**Given records**
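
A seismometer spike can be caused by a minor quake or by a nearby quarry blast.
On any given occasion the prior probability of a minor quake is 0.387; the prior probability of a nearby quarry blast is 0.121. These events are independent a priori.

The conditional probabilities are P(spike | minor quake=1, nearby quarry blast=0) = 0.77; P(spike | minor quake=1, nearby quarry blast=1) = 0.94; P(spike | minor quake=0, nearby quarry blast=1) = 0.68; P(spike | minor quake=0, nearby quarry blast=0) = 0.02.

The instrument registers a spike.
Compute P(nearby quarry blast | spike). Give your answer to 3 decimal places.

Weight on nearby quarry blast=true, given the evidence: 0.050438 + 0.044017 = 0.094455
Normalizer over all consistent configurations: 0.02·0.613·0.879 + 0.68·0.613·0.121 + 0.77·0.387·0.879 + 0.94·0.387·0.121 = 0.367165
Posterior = 0.094455 / 0.367165 ≈ 0.257

P(nearby quarry blast | spike) ≈ 0.257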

**Problem to solve**
Please output the records shown above, with every character intact.

**Answer to this task**
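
A seismometer spike can be caused by a minor quake or by a nearby quarry blast.
On any given occasion the prior probability of a minor quake is 0.387; the prior probability of a nearby quarry blast is 0.121. These events are independent a priori.

The conditional probabilities are P(spike | minor quake=1, nearby quarry blast=0) = 0.77; P(spike | minor quake=1, nearby quarry blast=1) = 0.94; P(spike | minor quake=0, nearby quarry blast=1) = 0.68; P(spike | minor quake=0, nearby quarry blast=0) = 0.02.

The instrument registers a spike.
Compute P(nearby quarry blast | spike). Give your answer to 3 decimal places.

Weight on nearby quarry blast=true, given the evidence: 0.050438 + 0.044017 = 0.094455
Normalizer over all consistent configurations: 0.02·0.613·0.879 + 0.68·0.613·0.121 + 0.77·0.387·0.879 + 0.94·0.387·0.121 = 0.367165
Posterior = 0.094455 / 0.367165 ≈ 0.257

P(nearby quarry blast | spike) ≈ 0.257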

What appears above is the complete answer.